### Task to carry out:
The task requires restating, word for word, the lines of the entries below from the one containing "What is the Maidenhead" through the final one, both included.

### Extracted entries:

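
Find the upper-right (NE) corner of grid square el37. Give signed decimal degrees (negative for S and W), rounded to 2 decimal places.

Field E=4, L=11: +4·20° lon, +11·10° lat → SW at lon -100°, lat 20°.
Square 3, 7: +3·2° lon, +7·1° lat → SW at lon -94°, lat 27°.
Cell spans 2° lon × 1° lat. NE corner is SW corner plus one full cell.
latitude 28.00, longitude -92.00.

28.00, -92.00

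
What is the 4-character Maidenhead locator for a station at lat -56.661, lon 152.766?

QD63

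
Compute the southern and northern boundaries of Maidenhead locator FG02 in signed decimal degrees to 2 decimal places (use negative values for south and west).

Field F=5, G=6: +5·20° lon, +6·10° lat → SW at lon -80°, lat -30°.
Square 0, 2: +0·2° lon, +2·1° lat → SW at lon -80°, lat -28°.
Cell spans 2° lon × 1° lat.
south -28.00, north -27.00.

-28.00, -27.00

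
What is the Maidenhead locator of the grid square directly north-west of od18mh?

Longitude subsquare m = 12; −1 → 11 = l.
Latitude subsquare h = 7; +1 → 8 = i.

OD18li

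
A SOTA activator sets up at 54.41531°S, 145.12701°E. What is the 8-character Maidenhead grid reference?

QD25no50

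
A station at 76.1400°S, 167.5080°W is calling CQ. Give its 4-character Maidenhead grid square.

AB63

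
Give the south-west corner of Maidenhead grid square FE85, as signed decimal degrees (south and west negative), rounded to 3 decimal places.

-45.000, -64.000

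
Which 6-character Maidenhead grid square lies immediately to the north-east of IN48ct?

Longitude subsquare c = 2; +1 → 3 = d.
Latitude subsquare t = 19; +1 → 20 = u.

IN48du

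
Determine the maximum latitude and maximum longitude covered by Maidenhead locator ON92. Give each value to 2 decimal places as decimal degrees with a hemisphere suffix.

43.00° N, 120.00° E

Field O=14, N=13: +14·20° lon, +13·10° lat → SW at lon 100°, lat 40°.
Square 9, 2: +9·2° lon, +2·1° lat → SW at lon 118°, lat 42°.
Cell spans 2° lon × 1° lat. NE corner is SW corner plus one full cell.
latitude 43.00° N, longitude 120.00° E.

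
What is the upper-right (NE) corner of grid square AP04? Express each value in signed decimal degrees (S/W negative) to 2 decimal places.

Field A=0, P=15: +0·20° lon, +15·10° lat → SW at lon -180°, lat 60°.
Square 0, 4: +0·2° lon, +4·1° lat → SW at lon -180°, lat 64°.
Cell spans 2° lon × 1° lat. NE corner is SW corner plus one full cell.
latitude 65.00, longitude -178.00.

65.00, -178.00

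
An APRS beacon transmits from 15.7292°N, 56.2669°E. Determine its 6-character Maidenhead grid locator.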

### Answer space:
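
What is the Maidenhead locator of the grid square directly north-west of od18mh?

Longitude subsquare m = 12; −1 → 11 = l.
Latitude subsquare h = 7; +1 → 8 = i.

OD18li

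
A SOTA activator sets up at 54.41531°S, 145.12701°E. What is the 8-character Maidenhead grid reference?

QD25no50

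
A station at 76.1400°S, 167.5080°W is calling CQ. Give its 4-character Maidenhead grid square.

AB63

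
Give the south-west corner of Maidenhead grid square FE85, as signed decimal degrees (south and west negative), rounded to 3 decimal places.

-45.000, -64.000

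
Which 6-character Maidenhead grid square lies immediately to the north-east of IN48ct?

Longitude subsquare c = 2; +1 → 3 = d.
Latitude subsquare t = 19; +1 → 20 = u.

IN48du

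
Determine the maximum latitude and maximum longitude covered by Maidenhead locator ON92. Give each value to 2 decimal places as decimal degrees with a hemisphere suffix.

43.00° N, 120.00° E

Field O=14, N=13: +14·20° lon, +13·10° lat → SW at lon 100°, lat 40°.
Square 9, 2: +9·2° lon, +2·1° lat → SW at lon 118°, lat 42°.
Cell spans 2° lon × 1° lat. NE corner is SW corner plus one full cell.
latitude 43.00° N, longitude 120.00° E.

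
What is the upper-right (NE) corner of grid square AP04? Express each value in signed decimal degrees (S/W negative) to 2 decimal places.

Field A=0, P=15: +0·20° lon, +15·10° lat → SW at lon -180°, lat 60°.
Square 0, 4: +0·2° lon, +4·1° lat → SW at lon -180°, lat 64°.
Cell spans 2° lon × 1° lat. NE corner is SW corner plus one full cell.
latitude 65.00, longitude -178.00.

65.00, -178.00

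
An APRS beacon transmits from 15.7292°N, 56.2669°E. Determine its 6-character Maidenhead grid locator.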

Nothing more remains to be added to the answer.